What you need to do: Every entry, from the first line to the last, should be output exactly.

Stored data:
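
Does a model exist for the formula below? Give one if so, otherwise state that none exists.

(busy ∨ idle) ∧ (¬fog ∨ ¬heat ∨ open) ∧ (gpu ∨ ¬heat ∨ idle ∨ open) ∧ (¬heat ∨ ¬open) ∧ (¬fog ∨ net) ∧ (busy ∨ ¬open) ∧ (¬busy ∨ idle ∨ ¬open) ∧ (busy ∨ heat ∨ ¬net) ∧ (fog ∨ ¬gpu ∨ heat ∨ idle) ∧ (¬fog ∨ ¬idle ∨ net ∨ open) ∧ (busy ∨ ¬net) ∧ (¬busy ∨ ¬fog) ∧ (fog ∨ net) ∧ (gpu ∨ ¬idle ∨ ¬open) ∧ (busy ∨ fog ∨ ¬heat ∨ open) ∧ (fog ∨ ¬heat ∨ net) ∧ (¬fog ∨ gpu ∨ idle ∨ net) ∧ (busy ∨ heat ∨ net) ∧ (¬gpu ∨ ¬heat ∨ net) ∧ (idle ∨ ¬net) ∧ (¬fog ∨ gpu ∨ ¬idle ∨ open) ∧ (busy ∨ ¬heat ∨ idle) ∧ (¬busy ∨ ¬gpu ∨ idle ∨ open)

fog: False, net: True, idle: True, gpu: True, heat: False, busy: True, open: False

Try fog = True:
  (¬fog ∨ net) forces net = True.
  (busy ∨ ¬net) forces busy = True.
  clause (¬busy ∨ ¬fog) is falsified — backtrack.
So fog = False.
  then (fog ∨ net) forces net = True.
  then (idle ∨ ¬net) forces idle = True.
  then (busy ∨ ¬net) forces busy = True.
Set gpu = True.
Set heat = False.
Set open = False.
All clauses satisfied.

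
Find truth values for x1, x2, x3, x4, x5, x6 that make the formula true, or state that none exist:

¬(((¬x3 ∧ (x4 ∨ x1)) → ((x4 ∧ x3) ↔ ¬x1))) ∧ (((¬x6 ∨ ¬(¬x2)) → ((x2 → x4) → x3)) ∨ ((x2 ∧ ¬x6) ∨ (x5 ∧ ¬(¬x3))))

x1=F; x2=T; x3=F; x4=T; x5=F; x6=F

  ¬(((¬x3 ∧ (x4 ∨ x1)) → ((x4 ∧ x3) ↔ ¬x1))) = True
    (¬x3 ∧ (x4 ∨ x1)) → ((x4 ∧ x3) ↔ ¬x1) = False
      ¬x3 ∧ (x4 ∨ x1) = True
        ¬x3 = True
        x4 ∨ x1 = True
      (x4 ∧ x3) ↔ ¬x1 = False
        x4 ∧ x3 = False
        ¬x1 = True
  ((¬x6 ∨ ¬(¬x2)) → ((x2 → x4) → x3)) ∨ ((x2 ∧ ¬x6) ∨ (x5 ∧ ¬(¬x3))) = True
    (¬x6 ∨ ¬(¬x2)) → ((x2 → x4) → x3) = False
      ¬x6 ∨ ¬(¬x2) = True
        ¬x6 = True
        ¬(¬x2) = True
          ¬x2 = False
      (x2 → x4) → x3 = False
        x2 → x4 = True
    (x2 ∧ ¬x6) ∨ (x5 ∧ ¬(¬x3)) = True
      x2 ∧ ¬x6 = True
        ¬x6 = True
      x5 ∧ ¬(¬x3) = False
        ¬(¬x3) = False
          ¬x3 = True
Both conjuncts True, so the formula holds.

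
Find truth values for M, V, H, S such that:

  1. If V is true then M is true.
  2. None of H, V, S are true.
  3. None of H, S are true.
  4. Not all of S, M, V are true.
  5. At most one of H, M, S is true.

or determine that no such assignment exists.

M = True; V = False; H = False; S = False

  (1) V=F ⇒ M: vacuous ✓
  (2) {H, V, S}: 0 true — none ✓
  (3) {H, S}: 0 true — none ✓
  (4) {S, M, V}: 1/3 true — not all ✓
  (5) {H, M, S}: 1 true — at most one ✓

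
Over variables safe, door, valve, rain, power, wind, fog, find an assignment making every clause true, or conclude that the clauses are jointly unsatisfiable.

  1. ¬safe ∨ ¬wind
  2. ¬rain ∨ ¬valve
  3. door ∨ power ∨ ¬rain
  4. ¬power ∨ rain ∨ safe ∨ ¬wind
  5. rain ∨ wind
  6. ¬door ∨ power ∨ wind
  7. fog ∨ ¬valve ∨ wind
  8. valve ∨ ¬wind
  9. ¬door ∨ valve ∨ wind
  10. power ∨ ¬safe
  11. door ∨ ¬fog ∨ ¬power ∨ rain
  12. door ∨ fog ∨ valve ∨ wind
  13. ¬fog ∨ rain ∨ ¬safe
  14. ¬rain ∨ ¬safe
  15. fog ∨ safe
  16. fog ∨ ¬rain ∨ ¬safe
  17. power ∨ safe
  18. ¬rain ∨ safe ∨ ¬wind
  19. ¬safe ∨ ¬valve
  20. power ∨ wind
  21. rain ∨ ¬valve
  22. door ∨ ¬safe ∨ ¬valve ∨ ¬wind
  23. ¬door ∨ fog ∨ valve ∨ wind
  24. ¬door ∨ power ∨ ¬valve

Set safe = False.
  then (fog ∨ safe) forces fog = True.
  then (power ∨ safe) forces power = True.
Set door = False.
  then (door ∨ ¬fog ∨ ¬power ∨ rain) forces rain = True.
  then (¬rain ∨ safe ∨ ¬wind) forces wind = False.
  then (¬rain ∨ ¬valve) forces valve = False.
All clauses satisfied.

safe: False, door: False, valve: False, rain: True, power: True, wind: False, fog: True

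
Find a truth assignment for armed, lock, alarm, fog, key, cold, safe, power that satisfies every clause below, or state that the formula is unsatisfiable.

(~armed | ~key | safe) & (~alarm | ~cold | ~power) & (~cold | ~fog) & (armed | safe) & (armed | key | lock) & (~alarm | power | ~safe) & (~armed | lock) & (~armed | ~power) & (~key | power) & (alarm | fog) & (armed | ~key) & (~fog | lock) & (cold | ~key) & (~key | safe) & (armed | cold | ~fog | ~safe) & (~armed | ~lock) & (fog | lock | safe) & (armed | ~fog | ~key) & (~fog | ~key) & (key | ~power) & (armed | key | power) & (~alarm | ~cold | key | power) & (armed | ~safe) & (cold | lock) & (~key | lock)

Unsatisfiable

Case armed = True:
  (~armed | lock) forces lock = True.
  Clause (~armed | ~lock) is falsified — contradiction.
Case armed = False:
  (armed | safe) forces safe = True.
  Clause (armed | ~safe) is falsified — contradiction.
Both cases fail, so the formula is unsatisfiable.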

Output for this exercise:
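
Does a model exist for the formula below? Give one if so, otherwise state that none exists.

(busy ∨ idle) ∧ (¬fog ∨ ¬heat ∨ open) ∧ (gpu ∨ ¬heat ∨ idle ∨ open) ∧ (¬heat ∨ ¬open) ∧ (¬fog ∨ net) ∧ (busy ∨ ¬open) ∧ (¬busy ∨ idle ∨ ¬open) ∧ (busy ∨ heat ∨ ¬net) ∧ (fog ∨ ¬gpu ∨ heat ∨ idle) ∧ (¬fog ∨ ¬idle ∨ net ∨ open) ∧ (busy ∨ ¬net) ∧ (¬busy ∨ ¬fog) ∧ (fog ∨ net) ∧ (gpu ∨ ¬idle ∨ ¬open) ∧ (busy ∨ fog ∨ ¬heat ∨ open) ∧ (fog ∨ ¬heat ∨ net) ∧ (¬fog ∨ gpu ∨ idle ∨ net) ∧ (busy ∨ heat ∨ net) ∧ (¬gpu ∨ ¬heat ∨ net) ∧ (idle ∨ ¬net) ∧ (¬fog ∨ gpu ∨ ¬idle ∨ open) ∧ (busy ∨ ¬heat ∨ idle) ∧ (¬busy ∨ ¬gpu ∨ idle ∨ open)

fog: False, net: True, idle: True, gpu: True, heat: False, busy: True, open: False

Try fog = True:
  (¬fog ∨ net) forces net = True.
  (busy ∨ ¬net) forces busy = True.
  clause (¬busy ∨ ¬fog) is falsified — backtrack.
So fog = False.
  then (fog ∨ net) forces net = True.
  then (idle ∨ ¬net) forces idle = True.
  then (busy ∨ ¬net) forces busy = True.
Set gpu = True.
Set heat = False.
Set open = False.
All clauses satisfied.

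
Find truth values for x1, x2, x3, x4, x5, x6 that make the formula true, or state that none exist:

¬(((¬x3 ∧ (x4 ∨ x1)) → ((x4 ∧ x3) ↔ ¬x1))) ∧ (((¬x6 ∨ ¬(¬x2)) → ((x2 → x4) → x3)) ∨ ((x2 ∧ ¬x6) ∨ (x5 ∧ ¬(¬x3))))

x1=F; x2=T; x3=F; x4=T; x5=F; x6=F

  ¬(((¬x3 ∧ (x4 ∨ x1)) → ((x4 ∧ x3) ↔ ¬x1))) = True
    (¬x3 ∧ (x4 ∨ x1)) → ((x4 ∧ x3) ↔ ¬x1) = False
      ¬x3 ∧ (x4 ∨ x1) = True
        ¬x3 = True
        x4 ∨ x1 = True
      (x4 ∧ x3) ↔ ¬x1 = False
        x4 ∧ x3 = False
        ¬x1 = True
  ((¬x6 ∨ ¬(¬x2)) → ((x2 → x4) → x3)) ∨ ((x2 ∧ ¬x6) ∨ (x5 ∧ ¬(¬x3))) = True
    (¬x6 ∨ ¬(¬x2)) → ((x2 → x4) → x3) = False
      ¬x6 ∨ ¬(¬x2) = True
        ¬x6 = True
        ¬(¬x2) = True
          ¬x2 = False
      (x2 → x4) → x3 = False
        x2 → x4 = True
    (x2 ∧ ¬x6) ∨ (x5 ∧ ¬(¬x3)) = True
      x2 ∧ ¬x6 = True
        ¬x6 = True
      x5 ∧ ¬(¬x3) = False
        ¬(¬x3) = False
          ¬x3 = True
Both conjuncts True, so the formula holds.

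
Find truth values for M, V, H, S such that:

  1. If V is true then M is true.
  2. None of H, V, S are true.
  3. None of H, S are true.
  4. Not all of S, M, V are true.
  5. At most one of H, M, S is true.

or determine that no such assignment exists.

M = True; V = False; H = False; S = False

  (1) V=F ⇒ M: vacuous ✓
  (2) {H, V, S}: 0 true — none ✓
  (3) {H, S}: 0 true — none ✓
  (4) {S, M, V}: 1/3 true — not all ✓
  (5) {H, M, S}: 1 true — at most one ✓

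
Over variables safe, door, valve, rain, power, wind, fog, find an assignment making every clause true, or conclude that the clauses are jointly unsatisfiable.

  1. ¬safe ∨ ¬wind
  2. ¬rain ∨ ¬valve
  3. door ∨ power ∨ ¬rain
  4. ¬power ∨ rain ∨ safe ∨ ¬wind
  5. rain ∨ wind
  6. ¬door ∨ power ∨ wind
  7. fog ∨ ¬valve ∨ wind
  8. valve ∨ ¬wind
  9. ¬door ∨ valve ∨ wind
  10. power ∨ ¬safe
  11. door ∨ ¬fog ∨ ¬power ∨ rain
  12. door ∨ fog ∨ valve ∨ wind
  13. ¬fog ∨ rain ∨ ¬safe
  14. ¬rain ∨ ¬safe
  15. fog ∨ safe
  16. fog ∨ ¬rain ∨ ¬safe
  17. power ∨ safe
  18. ¬rain ∨ safe ∨ ¬wind
  19. ¬safe ∨ ¬valve
  20. power ∨ wind
  21. rain ∨ ¬valve
  22. door ∨ ¬safe ∨ ¬valve ∨ ¬wind
  23. ¬door ∨ fog ∨ valve ∨ wind
  24. ¬door ∨ power ∨ ¬valve

Set safe = False.
  then (fog ∨ safe) forces fog = True.
  then (power ∨ safe) forces power = True.
Set door = False.
  then (door ∨ ¬fog ∨ ¬power ∨ rain) forces rain = True.
  then (¬rain ∨ safe ∨ ¬wind) forces wind = False.
  then (¬rain ∨ ¬valve) forces valve = False.
All clauses satisfied.

safe: False, door: False, valve: False, rain: True, power: True, wind: False, fog: True

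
Find a truth assignment for armed, lock, alarm, fog, key, cold, safe, power that satisfies every clause below, or state that the formula is unsatisfiable.

(~armed | ~key | safe) & (~alarm | ~cold | ~power) & (~cold | ~fog) & (armed | safe) & (armed | key | lock) & (~alarm | power | ~safe) & (~armed | lock) & (~armed | ~power) & (~key | power) & (alarm | fog) & (armed | ~key) & (~fog | lock) & (cold | ~key) & (~key | safe) & (armed | cold | ~fog | ~safe) & (~armed | ~lock) & (fog | lock | safe) & (armed | ~fog | ~key) & (~fog | ~key) & (key | ~power) & (armed | key | power) & (~alarm | ~cold | key | power) & (armed | ~safe) & (cold | lock) & (~key | lock)

Unsatisfiable

Case armed = True:
  (~armed | lock) forces lock = True.
  Clause (~armed | ~lock) is falsified — contradiction.
Case armed = False:
  (armed | safe) forces safe = True.
  Clause (armed | ~safe) is falsified — contradiction.
Both cases fail, so the formula is unsatisfiable.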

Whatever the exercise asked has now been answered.